--- EXERCISE PROMPT ---
Once the data has been read, return all of it precisely as written.

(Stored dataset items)
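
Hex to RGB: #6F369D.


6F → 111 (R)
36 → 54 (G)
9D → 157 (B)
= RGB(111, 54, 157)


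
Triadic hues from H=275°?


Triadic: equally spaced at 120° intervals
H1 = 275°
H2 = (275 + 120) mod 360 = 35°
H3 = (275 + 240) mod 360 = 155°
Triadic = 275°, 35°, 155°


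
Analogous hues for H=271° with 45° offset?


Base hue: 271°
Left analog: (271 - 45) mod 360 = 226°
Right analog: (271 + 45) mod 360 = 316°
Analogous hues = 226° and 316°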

--- PROBLEM SOLUTION ---
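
Hex to RGB: #6F369D.


6F → 111 (R)
36 → 54 (G)
9D → 157 (B)
= RGB(111, 54, 157)


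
Triadic hues from H=275°?


Triadic: equally spaced at 120° intervals
H1 = 275°
H2 = (275 + 120) mod 360 = 35°
H3 = (275 + 240) mod 360 = 155°
Triadic = 275°, 35°, 155°


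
Analogous hues for H=271° with 45° offset?


Base hue: 271°
Left analog: (271 - 45) mod 360 = 226°
Right analog: (271 + 45) mod 360 = 316°
Analogous hues = 226° and 316°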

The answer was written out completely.